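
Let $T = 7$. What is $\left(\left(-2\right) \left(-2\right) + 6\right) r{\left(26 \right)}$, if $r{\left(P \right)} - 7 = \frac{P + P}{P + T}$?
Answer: $\frac{2830}{33} \approx 85.758$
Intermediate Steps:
$r{\left(P \right)} = 7 + \frac{2 P}{7 + P}$ ($r{\left(P \right)} = 7 + \frac{P + P}{P + 7} = 7 + \frac{2 P}{7 + P}$)
$\left(\left(-2\right) \left(-2\right) + 6\right) r{\left(26 \right)} = \left(\left(-2\right) \left(-2\right) + 6\right) \frac{49 + 9 \cdot 26}{7 + 26} = \left(4 + 6\right) \frac{49 + 234}{33} = 10 \cdot \frac{1}{33} \cdot 283 = 10 \cdot \frac{283}{33} = \frac{2830}{33}$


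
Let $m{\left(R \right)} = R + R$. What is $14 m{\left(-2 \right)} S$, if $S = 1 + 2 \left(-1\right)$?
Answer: $56$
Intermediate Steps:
$S = -1$ ($S = 1 - 2 = -1$)
$m{\left(R \right)} = 2 R$
$14 m{\left(-2 \right)} S = 14 \cdot 2 \left(-2\right) \left(-1\right) = 14 \left(-4\right) \left(-1\right) = \left(-56\right) \left(-1\right) = 56$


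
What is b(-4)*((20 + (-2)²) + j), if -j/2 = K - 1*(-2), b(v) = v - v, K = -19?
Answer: 0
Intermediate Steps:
b(v) = 0
j = 34 (j = -2*(-19 - 1*(-2)) = -2*(-19 + 2) = -2*(-17) = 34)
b(-4)*((20 + (-2)²) + j) = 0*((20 + (-2)²) + 34) = 0*((20 + 4) + 34) = 0*(24 + 34) = 0*58 = 0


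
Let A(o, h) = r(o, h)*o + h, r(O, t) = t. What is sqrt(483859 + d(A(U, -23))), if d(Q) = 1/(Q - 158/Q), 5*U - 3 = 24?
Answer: sqrt(34979468258401491)/268873 ≈ 695.60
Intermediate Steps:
U = 27/5 (U = 3/5 + (1/5)*24 = 3/5 + 24/5 = 27/5 ≈ 5.4000)
A(o, h) = h + h*o (A(o, h) = h*o + h = h + h*o)
sqrt(483859 + d(A(U, -23))) = sqrt(483859 + (-23*(1 + 27/5))/(-158 + (-23*(1 + 27/5))**2)) = sqrt(483859 + (-23*32/5)/(-158 + (-23*32/5)**2)) = sqrt(483859 - 736/(5*(-158 + (-736/5)**2))) = sqrt(483859 - 736/(5*(-158 + 541696/25))) = sqrt(483859 - 736/(5*537746/25)) = sqrt(483859 - 736/5*25/537746) = sqrt(483859 - 1840/268873) = sqrt(130096619067/268873) = sqrt(34979468258401491)/268873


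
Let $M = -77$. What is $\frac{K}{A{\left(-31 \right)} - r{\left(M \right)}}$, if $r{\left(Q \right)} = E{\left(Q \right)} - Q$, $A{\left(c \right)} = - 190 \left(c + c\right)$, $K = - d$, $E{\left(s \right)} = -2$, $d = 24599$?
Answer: $- \frac{24599}{11705} \approx -2.1016$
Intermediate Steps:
$K = -24599$ ($K = \left(-1\right) 24599 = -24599$)
$A{\left(c \right)} = - 380 c$ ($A{\left(c \right)} = - 190 \cdot 2 c = - 380 c$)
$r{\left(Q \right)} = -2 - Q$
$\frac{K}{A{\left(-31 \right)} - r{\left(M \right)}} = - \frac{24599}{\left(-380\right) \left(-31\right) - \left(-2 - -77\right)} = - \frac{24599}{11780 - \left(-2 + 77\right)} = - \frac{24599}{11780 - 75} = - \frac{24599}{11705}$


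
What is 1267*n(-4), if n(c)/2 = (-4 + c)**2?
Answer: 162176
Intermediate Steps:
n(c) = 2*(-4 + c)**2
1267*n(-4) = 1267*(2*(-4 - 4)**2) = 1267*(2*(-8)**2) = 1267*(2*64) = 1267*128 = 162176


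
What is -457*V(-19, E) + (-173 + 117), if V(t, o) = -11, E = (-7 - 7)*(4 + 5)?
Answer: 4971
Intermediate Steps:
E = -126 (E = -14*9 = -126)
-457*V(-19, E) + (-173 + 117) = -457*(-11) + (-173 + 117) = 5027 - 56 = 4971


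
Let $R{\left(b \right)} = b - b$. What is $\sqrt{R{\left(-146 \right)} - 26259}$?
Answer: $i \sqrt{26259} \approx 162.05 i$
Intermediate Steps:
$R{\left(b \right)} = 0$
$\sqrt{R{\left(-146 \right)} - 26259} = \sqrt{0 - 26259} = \sqrt{-26259} = i \sqrt{26259}$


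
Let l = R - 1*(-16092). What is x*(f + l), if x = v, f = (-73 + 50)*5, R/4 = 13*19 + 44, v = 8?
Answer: 137128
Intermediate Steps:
R = 1164 (R = 4*(13*19 + 44) = 4*(247 + 44) = 4*291 = 1164)
f = -115 (f = -23*5 = -115)
x = 8
l = 17256 (l = 1164 - 1*(-16092) = 1164 + 16092 = 17256)
x*(f + l) = 8*(-115 + 17256) = 8*17141 = 137128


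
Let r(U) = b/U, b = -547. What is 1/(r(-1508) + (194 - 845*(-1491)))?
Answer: 1508/1900214759 ≈ 7.9359e-7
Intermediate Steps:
r(U) = -547/U
1/(r(-1508) + (194 - 845*(-1491))) = 1/(-547/(-1508) + (194 - 845*(-1491))) = 1/(-547*(-1/1508) + (194 + 1259895)) = 1/(547/1508 + 1260089) = 1/(1900214759/1508) = 1508/1900214759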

____________________

● Exercise directions
A faithful copy of every record is required; output it in full.

● Result of the task
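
Let $T = 7$. What is $\left(\left(-2\right) \left(-2\right) + 6\right) r{\left(26 \right)}$, if $r{\left(P \right)} - 7 = \frac{P + P}{P + T}$?
Answer: $\frac{2830}{33} \approx 85.758$
Intermediate Steps:
$r{\left(P \right)} = 7 + \frac{2 P}{7 + P}$ ($r{\left(P \right)} = 7 + \frac{P + P}{P + 7} = 7 + \frac{2 P}{7 + P}$)
$\left(\left(-2\right) \left(-2\right) + 6\right) r{\left(26 \right)} = \left(\left(-2\right) \left(-2\right) + 6\right) \frac{49 + 9 \cdot 26}{7 + 26} = \left(4 + 6\right) \frac{49 + 234}{33} = 10 \cdot \frac{1}{33} \cdot 283 = 10 \cdot \frac{283}{33} = \frac{2830}{33}$


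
Let $m{\left(R \right)} = R + R$. What is $14 m{\left(-2 \right)} S$, if $S = 1 + 2 \left(-1\right)$?
Answer: $56$
Intermediate Steps:
$S = -1$ ($S = 1 - 2 = -1$)
$m{\left(R \right)} = 2 R$
$14 m{\left(-2 \right)} S = 14 \cdot 2 \left(-2\right) \left(-1\right) = 14 \left(-4\right) \left(-1\right) = \left(-56\right) \left(-1\right) = 56$


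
What is b(-4)*((20 + (-2)²) + j), if -j/2 = K - 1*(-2), b(v) = v - v, K = -19?
Answer: 0
Intermediate Steps:
b(v) = 0
j = 34 (j = -2*(-19 - 1*(-2)) = -2*(-19 + 2) = -2*(-17) = 34)
b(-4)*((20 + (-2)²) + j) = 0*((20 + (-2)²) + 34) = 0*((20 + 4) + 34) = 0*(24 + 34) = 0*58 = 0


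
Let A(o, h) = r(o, h)*o + h, r(O, t) = t. What is sqrt(483859 + d(A(U, -23))), if d(Q) = 1/(Q - 158/Q), 5*U - 3 = 24?
Answer: sqrt(34979468258401491)/268873 ≈ 695.60
Intermediate Steps:
U = 27/5 (U = 3/5 + (1/5)*24 = 3/5 + 24/5 = 27/5 ≈ 5.4000)
A(o, h) = h + h*o (A(o, h) = h*o + h = h + h*o)
sqrt(483859 + d(A(U, -23))) = sqrt(483859 + (-23*(1 + 27/5))/(-158 + (-23*(1 + 27/5))**2)) = sqrt(483859 + (-23*32/5)/(-158 + (-23*32/5)**2)) = sqrt(483859 - 736/(5*(-158 + (-736/5)**2))) = sqrt(483859 - 736/(5*(-158 + 541696/25))) = sqrt(483859 - 736/(5*537746/25)) = sqrt(483859 - 736/5*25/537746) = sqrt(483859 - 1840/268873) = sqrt(130096619067/268873) = sqrt(34979468258401491)/268873


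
Let $M = -77$. What is $\frac{K}{A{\left(-31 \right)} - r{\left(M \right)}}$, if $r{\left(Q \right)} = E{\left(Q \right)} - Q$, $A{\left(c \right)} = - 190 \left(c + c\right)$, $K = - d$, $E{\left(s \right)} = -2$, $d = 24599$?
Answer: $- \frac{24599}{11705} \approx -2.1016$
Intermediate Steps:
$K = -24599$ ($K = \left(-1\right) 24599 = -24599$)
$A{\left(c \right)} = - 380 c$ ($A{\left(c \right)} = - 190 \cdot 2 c = - 380 c$)
$r{\left(Q \right)} = -2 - Q$
$\frac{K}{A{\left(-31 \right)} - r{\left(M \right)}} = - \frac{24599}{\left(-380\right) \left(-31\right) - \left(-2 - -77\right)} = - \frac{24599}{11780 - \left(-2 + 77\right)} = - \frac{24599}{11780 - 75} = - \frac{24599}{11705}$


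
What is 1267*n(-4), if n(c)/2 = (-4 + c)**2?
Answer: 162176
Intermediate Steps:
n(c) = 2*(-4 + c)**2
1267*n(-4) = 1267*(2*(-4 - 4)**2) = 1267*(2*(-8)**2) = 1267*(2*64) = 1267*128 = 162176


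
What is -457*V(-19, E) + (-173 + 117), if V(t, o) = -11, E = (-7 - 7)*(4 + 5)?
Answer: 4971
Intermediate Steps:
E = -126 (E = -14*9 = -126)
-457*V(-19, E) + (-173 + 117) = -457*(-11) + (-173 + 117) = 5027 - 56 = 4971


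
Let $R{\left(b \right)} = b - b$. What is $\sqrt{R{\left(-146 \right)} - 26259}$?
Answer: $i \sqrt{26259} \approx 162.05 i$
Intermediate Steps:
$R{\left(b \right)} = 0$
$\sqrt{R{\left(-146 \right)} - 26259} = \sqrt{0 - 26259} = \sqrt{-26259} = i \sqrt{26259}$


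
Let l = R - 1*(-16092). What is x*(f + l), if x = v, f = (-73 + 50)*5, R/4 = 13*19 + 44, v = 8?
Answer: 137128
Intermediate Steps:
R = 1164 (R = 4*(13*19 + 44) = 4*(247 + 44) = 4*291 = 1164)
f = -115 (f = -23*5 = -115)
x = 8
l = 17256 (l = 1164 - 1*(-16092) = 1164 + 16092 = 17256)
x*(f + l) = 8*(-115 + 17256) = 8*17141 = 137128


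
Let r(U) = b/U, b = -547. What is 1/(r(-1508) + (194 - 845*(-1491)))?
Answer: 1508/1900214759 ≈ 7.9359e-7
Intermediate Steps:
r(U) = -547/U
1/(r(-1508) + (194 - 845*(-1491))) = 1/(-547/(-1508) + (194 - 845*(-1491))) = 1/(-547*(-1/1508) + (194 + 1259895)) = 1/(547/1508 + 1260089) = 1/(1900214759/1508) = 1508/1900214759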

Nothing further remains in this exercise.